= GOAL OF THE EXERCISE =
Your task is to give the entries back exactly, leaving nothing out.

"""

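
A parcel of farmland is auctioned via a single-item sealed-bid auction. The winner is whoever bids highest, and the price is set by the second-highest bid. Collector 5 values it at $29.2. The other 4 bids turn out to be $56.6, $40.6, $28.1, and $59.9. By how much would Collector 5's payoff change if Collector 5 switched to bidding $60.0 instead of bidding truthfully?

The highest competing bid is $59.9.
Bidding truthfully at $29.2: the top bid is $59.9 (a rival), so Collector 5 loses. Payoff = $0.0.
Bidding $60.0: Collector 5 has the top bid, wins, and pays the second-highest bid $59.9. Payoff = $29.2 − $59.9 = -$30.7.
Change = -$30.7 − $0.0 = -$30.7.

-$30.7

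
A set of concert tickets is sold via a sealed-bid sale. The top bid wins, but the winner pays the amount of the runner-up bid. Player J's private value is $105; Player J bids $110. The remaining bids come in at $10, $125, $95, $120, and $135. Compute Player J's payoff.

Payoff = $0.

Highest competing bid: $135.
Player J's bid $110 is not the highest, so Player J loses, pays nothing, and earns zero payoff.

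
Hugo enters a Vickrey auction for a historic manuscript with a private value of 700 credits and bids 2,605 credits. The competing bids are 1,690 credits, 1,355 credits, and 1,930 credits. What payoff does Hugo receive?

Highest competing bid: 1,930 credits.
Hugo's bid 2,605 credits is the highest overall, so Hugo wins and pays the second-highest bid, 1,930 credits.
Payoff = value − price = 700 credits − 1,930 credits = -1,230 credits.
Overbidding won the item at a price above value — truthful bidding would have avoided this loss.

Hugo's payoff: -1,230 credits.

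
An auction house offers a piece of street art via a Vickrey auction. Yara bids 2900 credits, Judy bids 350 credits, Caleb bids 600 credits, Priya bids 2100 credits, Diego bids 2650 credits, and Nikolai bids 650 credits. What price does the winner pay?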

"""

= SOLUTION FOR THIS TASK =
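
A parcel of farmland is auctioned via a single-item sealed-bid auction. The winner is whoever bids highest, and the price is set by the second-highest bid. Collector 5 values it at $29.2. The other 4 bids turn out to be $56.6, $40.6, $28.1, and $59.9. By how much would Collector 5's payoff change if Collector 5 switched to bidding $60.0 instead of bidding truthfully?

The highest competing bid is $59.9.
Bidding truthfully at $29.2: the top bid is $59.9 (a rival), so Collector 5 loses. Payoff = $0.0.
Bidding $60.0: Collector 5 has the top bid, wins, and pays the second-highest bid $59.9. Payoff = $29.2 − $59.9 = -$30.7.
Change = -$30.7 − $0.0 = -$30.7.

-$30.7

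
A set of concert tickets is sold via a sealed-bid sale. The top bid wins, but the winner pays the amount of the runner-up bid. Player J's private value is $105; Player J bids $110. The remaining bids come in at $10, $125, $95, $120, and $135. Compute Player J's payoff.

Payoff = $0.

Highest competing bid: $135.
Player J's bid $110 is not the highest, so Player J loses, pays nothing, and earns zero payoff.

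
Hugo enters a Vickrey auction for a historic manuscript with a private value of 700 credits and bids 2,605 credits. The competing bids are 1,690 credits, 1,355 credits, and 1,930 credits. What payoff does Hugo receive?

Highest competing bid: 1,930 credits.
Hugo's bid 2,605 credits is the highest overall, so Hugo wins and pays the second-highest bid, 1,930 credits.
Payoff = value − price = 700 credits − 1,930 credits = -1,230 credits.
Overbidding won the item at a price above value — truthful bidding would have avoided this loss.

Hugo's payoff: -1,230 credits.

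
An auction house offers a piece of street art via a Vickrey auction. Yara bids 2900 credits, Judy bids 350 credits, Caleb bids 600 credits, Priya bids 2100 credits, Diego bids 2650 credits, and Nikolai bids 650 credits. What price does the winner pay?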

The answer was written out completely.